• [INSTRUCTIONS FOR THE TASK]
Please reproduce the entries in full. Keep every character the same.
=== AVAILABLE RECORDS ===
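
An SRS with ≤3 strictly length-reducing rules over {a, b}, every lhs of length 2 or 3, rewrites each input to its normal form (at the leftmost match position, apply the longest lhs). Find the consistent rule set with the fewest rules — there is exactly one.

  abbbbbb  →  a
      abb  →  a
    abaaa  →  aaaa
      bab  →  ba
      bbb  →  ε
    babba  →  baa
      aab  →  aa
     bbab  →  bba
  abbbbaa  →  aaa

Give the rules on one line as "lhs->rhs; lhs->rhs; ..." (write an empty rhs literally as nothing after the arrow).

ab->a; bbb->

  | abbbbbb => abbbbb => abbbb => abbb => abb => ab => a
  | abb => ab => a
  | abaaa => aaaa
  | bab => ba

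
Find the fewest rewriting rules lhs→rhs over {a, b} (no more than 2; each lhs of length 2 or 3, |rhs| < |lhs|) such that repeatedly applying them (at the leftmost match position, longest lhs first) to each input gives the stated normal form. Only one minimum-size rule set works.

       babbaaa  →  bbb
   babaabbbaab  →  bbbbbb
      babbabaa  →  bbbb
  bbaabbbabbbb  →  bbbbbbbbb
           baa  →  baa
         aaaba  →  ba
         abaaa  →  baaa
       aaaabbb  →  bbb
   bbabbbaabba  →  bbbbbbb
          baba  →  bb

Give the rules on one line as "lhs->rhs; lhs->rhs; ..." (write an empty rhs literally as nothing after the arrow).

  | babbaaa => bbbaaa => bbbaa => bbba => bbb
  | babaabbbaab => bbaabbbaab => bbabbbaab => bbbbbaab => bbbbbab => bbbbbb
  | babbabaa => bbbabaa => bbbbaa => bbbba => bbbb
  | bbaabbbabbbb => bbabbbabbbb => bbbbbabbbb => bbbbbbbbb

ab->b; bba->bb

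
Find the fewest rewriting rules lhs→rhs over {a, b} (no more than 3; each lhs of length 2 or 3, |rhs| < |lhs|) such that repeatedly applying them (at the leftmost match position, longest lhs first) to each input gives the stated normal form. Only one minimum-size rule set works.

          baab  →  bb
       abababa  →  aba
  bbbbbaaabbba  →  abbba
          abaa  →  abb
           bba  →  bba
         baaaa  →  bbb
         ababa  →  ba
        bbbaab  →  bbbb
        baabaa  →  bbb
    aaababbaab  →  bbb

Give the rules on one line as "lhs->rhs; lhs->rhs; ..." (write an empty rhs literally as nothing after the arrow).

  | baab => bb
  | abababa => aababa => baba => aba
  | bbbbbaaabbba => bbbbbbabbba => bbbbbabbba => bbbbabbba => bbbabbba => bbabbba => babbba => abbba
  | abaa => abb

aa->b; aab->b; bab->ab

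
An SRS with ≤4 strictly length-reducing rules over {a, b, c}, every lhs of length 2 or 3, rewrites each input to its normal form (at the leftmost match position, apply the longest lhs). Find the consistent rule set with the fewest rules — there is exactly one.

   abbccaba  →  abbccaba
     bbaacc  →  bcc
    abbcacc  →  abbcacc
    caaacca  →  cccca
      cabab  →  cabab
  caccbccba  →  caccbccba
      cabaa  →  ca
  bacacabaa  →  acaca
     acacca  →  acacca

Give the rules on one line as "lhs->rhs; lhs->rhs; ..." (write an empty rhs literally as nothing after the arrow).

aaa->c; baa->; bac->ac

  | abbccaba
  | bbaacc => bcc
  | abbcacc
  | caaacca => cccca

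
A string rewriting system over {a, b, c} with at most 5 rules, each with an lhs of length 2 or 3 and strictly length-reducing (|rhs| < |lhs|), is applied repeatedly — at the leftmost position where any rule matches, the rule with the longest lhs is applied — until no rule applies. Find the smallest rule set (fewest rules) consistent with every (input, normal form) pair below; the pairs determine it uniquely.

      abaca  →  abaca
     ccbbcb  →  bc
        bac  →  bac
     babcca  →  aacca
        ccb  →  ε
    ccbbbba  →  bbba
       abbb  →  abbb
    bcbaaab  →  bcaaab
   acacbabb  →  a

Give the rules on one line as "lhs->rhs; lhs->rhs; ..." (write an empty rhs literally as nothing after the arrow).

  | abaca
  | ccbbcb => bcb => bc
  | bac
  | babcca => aacca

bab->aa; cab->; cb->c; ccb->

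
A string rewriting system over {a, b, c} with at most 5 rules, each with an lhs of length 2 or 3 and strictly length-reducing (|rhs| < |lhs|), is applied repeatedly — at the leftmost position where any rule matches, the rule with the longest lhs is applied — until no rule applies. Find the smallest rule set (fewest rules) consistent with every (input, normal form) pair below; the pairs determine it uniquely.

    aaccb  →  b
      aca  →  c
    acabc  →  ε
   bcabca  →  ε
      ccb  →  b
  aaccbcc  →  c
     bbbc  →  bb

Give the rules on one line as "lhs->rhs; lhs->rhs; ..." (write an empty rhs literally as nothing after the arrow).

  | aaccb => ccb => cb => b
  | aca => c
  | acabc => cbc => bc => ε
  | bcabca => abca => aa => ε

aa->; aca->c; bc->; cb->b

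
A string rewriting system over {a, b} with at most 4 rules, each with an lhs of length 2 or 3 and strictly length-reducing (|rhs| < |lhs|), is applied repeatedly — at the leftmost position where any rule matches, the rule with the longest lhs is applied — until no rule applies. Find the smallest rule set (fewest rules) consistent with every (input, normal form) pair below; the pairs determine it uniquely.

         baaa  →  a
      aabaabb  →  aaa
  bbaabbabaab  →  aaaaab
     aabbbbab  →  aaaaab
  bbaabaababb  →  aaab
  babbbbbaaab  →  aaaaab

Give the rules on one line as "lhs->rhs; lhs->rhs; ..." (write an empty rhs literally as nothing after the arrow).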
===
• [THE COMPLETED TASK]
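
An SRS with ≤3 strictly length-reducing rules over {a, b}, every lhs of length 2 or 3, rewrites each input to its normal form (at the leftmost match position, apply the longest lhs). Find the consistent rule set with the fewest rules — there is exactly one.

  abbbbbb  →  a
      abb  →  a
    abaaa  →  aaaa
      bab  →  ba
      bbb  →  ε
    babba  →  baa
      aab  →  aa
     bbab  →  bba
  abbbbaa  →  aaa

Give the rules on one line as "lhs->rhs; lhs->rhs; ..." (write an empty rhs literally as nothing after the arrow).

ab->a; bbb->

  | abbbbbb => abbbbb => abbbb => abbb => abb => ab => a
  | abb => ab => a
  | abaaa => aaaa
  | bab => ba

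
Find the fewest rewriting rules lhs→rhs over {a, b} (no more than 2; each lhs of length 2 or 3, |rhs| < |lhs|) such that repeatedly applying them (at the leftmost match position, longest lhs first) to each input gives the stated normal form. Only one minimum-size rule set works.

       babbaaa  →  bbb
   babaabbbaab  →  bbbbbb
      babbabaa  →  bbbb
  bbaabbbabbbb  →  bbbbbbbbb
           baa  →  baa
         aaaba  →  ba
         abaaa  →  baaa
       aaaabbb  →  bbb
   bbabbbaabba  →  bbbbbbb
          baba  →  bb

Give the rules on one line as "lhs->rhs; lhs->rhs; ..." (write an empty rhs literally as nothing after the arrow).

  | babbaaa => bbbaaa => bbbaa => bbba => bbb
  | babaabbbaab => bbaabbbaab => bbabbbaab => bbbbbaab => bbbbbab => bbbbbb
  | babbabaa => bbbabaa => bbbbaa => bbbba => bbbb
  | bbaabbbabbbb => bbabbbabbbb => bbbbbabbbb => bbbbbbbbb

ab->b; bba->bb

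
Find the fewest rewriting rules lhs→rhs over {a, b} (no more than 3; each lhs of length 2 or 3, |rhs| < |lhs|) such that repeatedly applying them (at the leftmost match position, longest lhs first) to each input gives the stated normal form. Only one minimum-size rule set works.

          baab  →  bb
       abababa  →  aba
  bbbbbaaabbba  →  abbba
          abaa  →  abb
           bba  →  bba
         baaaa  →  bbb
         ababa  →  ba
        bbbaab  →  bbbb
        baabaa  →  bbb
    aaababbaab  →  bbb

Give the rules on one line as "lhs->rhs; lhs->rhs; ..." (write an empty rhs literally as nothing after the arrow).

  | baab => bb
  | abababa => aababa => baba => aba
  | bbbbbaaabbba => bbbbbbabbba => bbbbbabbba => bbbbabbba => bbbabbba => bbabbba => babbba => abbba
  | abaa => abb

aa->b; aab->b; bab->ab

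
An SRS with ≤4 strictly length-reducing rules over {a, b, c}, every lhs of length 2 or 3, rewrites each input to its normal form (at the leftmost match position, apply the longest lhs). Find the consistent rule set with the fewest rules — there is exactly one.

   abbccaba  →  abbccaba
     bbaacc  →  bcc
    abbcacc  →  abbcacc
    caaacca  →  cccca
      cabab  →  cabab
  caccbccba  →  caccbccba
      cabaa  →  ca
  bacacabaa  →  acaca
     acacca  →  acacca

Give the rules on one line as "lhs->rhs; lhs->rhs; ..." (write an empty rhs literally as nothing after the arrow).

aaa->c; baa->; bac->ac

  | abbccaba
  | bbaacc => bcc
  | abbcacc
  | caaacca => cccca

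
A string rewriting system over {a, b, c} with at most 5 rules, each with an lhs of length 2 or 3 and strictly length-reducing (|rhs| < |lhs|), is applied repeatedly — at the leftmost position where any rule matches, the rule with the longest lhs is applied — until no rule applies. Find the smallest rule set (fewest rules) consistent with every (input, normal form) pair below; the pairs determine it uniquely.

      abaca  →  abaca
     ccbbcb  →  bc
        bac  →  bac
     babcca  →  aacca
        ccb  →  ε
    ccbbbba  →  bbba
       abbb  →  abbb
    bcbaaab  →  bcaaab
   acacbabb  →  a

Give the rules on one line as "lhs->rhs; lhs->rhs; ..." (write an empty rhs literally as nothing after the arrow).

  | abaca
  | ccbbcb => bcb => bc
  | bac
  | babcca => aacca

bab->aa; cab->; cb->c; ccb->

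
A string rewriting system over {a, b, c} with at most 5 rules, each with an lhs of length 2 or 3 and strictly length-reducing (|rhs| < |lhs|), is applied repeatedly — at the leftmost position where any rule matches, the rule with the longest lhs is applied — until no rule applies. Find the smallest rule set (fewest rules) consistent with every (input, normal form) pair below; the pairs determine it uniquely.

    aaccb  →  b
      aca  →  c
    acabc  →  ε
   bcabca  →  ε
      ccb  →  b
  aaccbcc  →  c
     bbbc  →  bb

Give the rules on one line as "lhs->rhs; lhs->rhs; ..." (write an empty rhs literally as nothing after the arrow).

  | aaccb => ccb => cb => b
  | aca => c
  | acabc => cbc => bc => ε
  | bcabca => abca => aa => ε

aa->; aca->c; bc->; cb->b

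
A string rewriting system over {a, b} with at most 4 rules, each with an lhs of length 2 or 3 and strictly length-reducing (|rhs| < |lhs|), is applied repeatedly — at the leftmost position where any rule matches, the rule with the longest lhs is applied — until no rule applies. Find the smallest rule set (fewest rules) consistent with every (input, normal form) pair below; the pairs determine it uniquely.

         baaa  →  a
      aabaabb  →  aaa
  bbaabbabaab  →  aaaaab
     aabbbbab  →  aaaaab
  bbaabaababb  →  aaab
  babbbbbaaab  →  aaaaab

Give the rules on one line as "lhs->rhs; lhs->rhs; ..." (write an empty rhs literally as nothing after the arrow).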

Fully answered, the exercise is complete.